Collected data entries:
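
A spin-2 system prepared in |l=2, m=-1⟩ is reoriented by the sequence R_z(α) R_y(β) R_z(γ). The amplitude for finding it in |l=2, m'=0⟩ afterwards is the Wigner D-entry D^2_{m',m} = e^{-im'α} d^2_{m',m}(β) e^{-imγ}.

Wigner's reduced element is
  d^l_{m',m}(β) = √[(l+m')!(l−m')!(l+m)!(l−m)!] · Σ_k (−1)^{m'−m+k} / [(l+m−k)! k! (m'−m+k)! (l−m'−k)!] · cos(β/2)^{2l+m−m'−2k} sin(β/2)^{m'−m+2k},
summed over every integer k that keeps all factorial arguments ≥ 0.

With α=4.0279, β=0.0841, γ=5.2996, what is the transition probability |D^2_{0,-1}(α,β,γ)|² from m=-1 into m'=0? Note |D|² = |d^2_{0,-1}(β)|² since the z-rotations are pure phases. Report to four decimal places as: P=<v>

P=0.0105

D^2_{0,-1}(4.0279,0.0841,5.2996) = e^{-i·0·4.0279}·d^2_{0,-1}(0.0841)·e^{-i·-1·5.2996}. Compute d first:
Half-angle: c=0.999116, s=0.042038. N=√(2·2·1·6)=4.898979
k∈{0,1} keeps every argument non-negative
  k=0: (−1)^1·4.8990/(2)·0.9991^3·0.0420^1 = -0.102698
  k=1: (−1)^2·4.8990/(2)·0.9991^1·0.0420^3 = +0.000182
d^2_{0,-1}(0.0841) = -0.102698 +0.000182 = -0.102516
|D^2_{0,-1}|² = |d^2_{0,-1}(β)|² = (-0.102516)² = 0.010510 (the z-rotation phases have unit modulus)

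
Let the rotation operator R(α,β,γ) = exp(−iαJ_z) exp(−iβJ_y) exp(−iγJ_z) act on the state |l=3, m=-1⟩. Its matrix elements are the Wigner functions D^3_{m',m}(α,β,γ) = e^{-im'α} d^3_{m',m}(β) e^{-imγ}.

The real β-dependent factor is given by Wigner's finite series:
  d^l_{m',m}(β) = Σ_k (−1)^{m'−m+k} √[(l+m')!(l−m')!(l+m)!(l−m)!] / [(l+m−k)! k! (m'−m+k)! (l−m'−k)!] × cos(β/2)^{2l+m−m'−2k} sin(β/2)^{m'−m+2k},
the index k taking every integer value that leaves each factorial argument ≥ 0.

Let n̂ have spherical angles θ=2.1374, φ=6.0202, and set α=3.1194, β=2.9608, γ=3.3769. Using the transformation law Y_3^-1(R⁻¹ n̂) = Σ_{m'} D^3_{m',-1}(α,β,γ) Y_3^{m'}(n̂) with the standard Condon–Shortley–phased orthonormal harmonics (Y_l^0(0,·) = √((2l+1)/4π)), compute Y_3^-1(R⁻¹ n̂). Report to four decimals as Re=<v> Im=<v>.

Re=0.0823 Im=0.0013

Need the full column D^3_{m',-1} for m'=−3..3 at α=3.1194, β=2.9608, γ=3.3769.
cos(β/2)=0.090273, sin(β/2)=0.995917
d^3_{-3,-1}: single k=2 term ⇒ +0.000255;  D = +0.000251+0.000043i
d^3_{-2,-1}: k∈[1..2] ⇒ +0.000019 -0.004596 = -0.004577;  D = +0.004494+0.000869i
d^3_{-1,-1}: k∈[0..2] ⇒ +0.000001 -0.000527 +0.048102 = +0.047575;  D = +0.046499+0.010062i
d^3_{0,-1}: k∈[0..2] ⇒ -0.000021 +0.007552 -0.306384 = -0.298852;  D = +0.290617+0.069675i
d^3_{1,-1}: k∈[0..2] ⇒ +0.000395 -0.064136 +0.975751 = +0.912010;  D = +0.881941+0.232256i
d^3_{2,-1}: k∈[0..1] ⇒ -0.004596 +0.279689 = +0.275093;  D = -0.264403-0.075942i
d^3_{3,-1}: single k=0 term ⇒ +0.031050;  D = +0.029646+0.009232i
Y_3^{m'}(θ=2.1374,φ=6.0202) and Σ D·Y over m':
  (+0.0003+0.0000i)·(+0.1766+0.1778i)  (+0.0045+0.0009i)·(-0.3377-0.1961i)  (+0.0465+0.0101i)·(+0.1160+0.0312i)  (+0.2906+0.0697i)·(+0.3124+0.0000i)  (+0.8819+0.2323i)·(-0.1160+0.0312i)  (-0.2644-0.0759i)·(-0.3377+0.1961i)  (+0.0296+0.0092i)·(-0.1766+0.1778i)
Y_3^-1(R⁻¹ n̂) = +0.082287+0.001314i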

Exercise brief: Could you print every record above exactly as it appears?

Task solution:
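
A spin-2 system prepared in |l=2, m=-1⟩ is reoriented by the sequence R_z(α) R_y(β) R_z(γ). The amplitude for finding it in |l=2, m'=0⟩ afterwards is the Wigner D-entry D^2_{m',m} = e^{-im'α} d^2_{m',m}(β) e^{-imγ}.

Wigner's reduced element is
  d^l_{m',m}(β) = √[(l+m')!(l−m')!(l+m)!(l−m)!] · Σ_k (−1)^{m'−m+k} / [(l+m−k)! k! (m'−m+k)! (l−m'−k)!] · cos(β/2)^{2l+m−m'−2k} sin(β/2)^{m'−m+2k},
summed over every integer k that keeps all factorial arguments ≥ 0.

With α=4.0279, β=0.0841, γ=5.2996, what is the transition probability |D^2_{0,-1}(α,β,γ)|² from m=-1 into m'=0? Note |D|² = |d^2_{0,-1}(β)|² since the z-rotations are pure phases. Report to four decimal places as: P=<v>

P=0.0105

D^2_{0,-1}(4.0279,0.0841,5.2996) = e^{-i·0·4.0279}·d^2_{0,-1}(0.0841)·e^{-i·-1·5.2996}. Compute d first:
Half-angle: c=0.999116, s=0.042038. N=√(2·2·1·6)=4.898979
k∈{0,1} keeps every argument non-negative
  k=0: (−1)^1·4.8990/(2)·0.9991^3·0.0420^1 = -0.102698
  k=1: (−1)^2·4.8990/(2)·0.9991^1·0.0420^3 = +0.000182
d^2_{0,-1}(0.0841) = -0.102698 +0.000182 = -0.102516
|D^2_{0,-1}|² = |d^2_{0,-1}(β)|² = (-0.102516)² = 0.010510 (the z-rotation phases have unit modulus)

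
Let the rotation operator R(α,β,γ) = exp(−iαJ_z) exp(−iβJ_y) exp(−iγJ_z) act on the state |l=3, m=-1⟩. Its matrix elements are the Wigner functions D^3_{m',m}(α,β,γ) = e^{-im'α} d^3_{m',m}(β) e^{-imγ}.

The real β-dependent factor is given by Wigner's finite series:
  d^l_{m',m}(β) = Σ_k (−1)^{m'−m+k} √[(l+m')!(l−m')!(l+m)!(l−m)!] / [(l+m−k)! k! (m'−m+k)! (l−m'−k)!] × cos(β/2)^{2l+m−m'−2k} sin(β/2)^{m'−m+2k},
the index k taking every integer value that leaves each factorial argument ≥ 0.

Let n̂ have spherical angles θ=2.1374, φ=6.0202, and set α=3.1194, β=2.9608, γ=3.3769. Using the transformation law Y_3^-1(R⁻¹ n̂) = Σ_{m'} D^3_{m',-1}(α,β,γ) Y_3^{m'}(n̂) with the standard Condon–Shortley–phased orthonormal harmonics (Y_l^0(0,·) = √((2l+1)/4π)), compute Y_3^-1(R⁻¹ n̂). Report to four decimals as Re=<v> Im=<v>.

Re=0.0823 Im=0.0013

Need the full column D^3_{m',-1} for m'=−3..3 at α=3.1194, β=2.9608, γ=3.3769.
cos(β/2)=0.090273, sin(β/2)=0.995917
d^3_{-3,-1}: single k=2 term ⇒ +0.000255;  D = +0.000251+0.000043i
d^3_{-2,-1}: k∈[1..2] ⇒ +0.000019 -0.004596 = -0.004577;  D = +0.004494+0.000869i
d^3_{-1,-1}: k∈[0..2] ⇒ +0.000001 -0.000527 +0.048102 = +0.047575;  D = +0.046499+0.010062i
d^3_{0,-1}: k∈[0..2] ⇒ -0.000021 +0.007552 -0.306384 = -0.298852;  D = +0.290617+0.069675i
d^3_{1,-1}: k∈[0..2] ⇒ +0.000395 -0.064136 +0.975751 = +0.912010;  D = +0.881941+0.232256i
d^3_{2,-1}: k∈[0..1] ⇒ -0.004596 +0.279689 = +0.275093;  D = -0.264403-0.075942i
d^3_{3,-1}: single k=0 term ⇒ +0.031050;  D = +0.029646+0.009232i
Y_3^{m'}(θ=2.1374,φ=6.0202) and Σ D·Y over m':
  (+0.0003+0.0000i)·(+0.1766+0.1778i)  (+0.0045+0.0009i)·(-0.3377-0.1961i)  (+0.0465+0.0101i)·(+0.1160+0.0312i)  (+0.2906+0.0697i)·(+0.3124+0.0000i)  (+0.8819+0.2323i)·(-0.1160+0.0312i)  (-0.2644-0.0759i)·(-0.3377+0.1961i)  (+0.0296+0.0092i)·(-0.1766+0.1778i)
Y_3^-1(R⁻¹ n̂) = +0.082287+0.001314i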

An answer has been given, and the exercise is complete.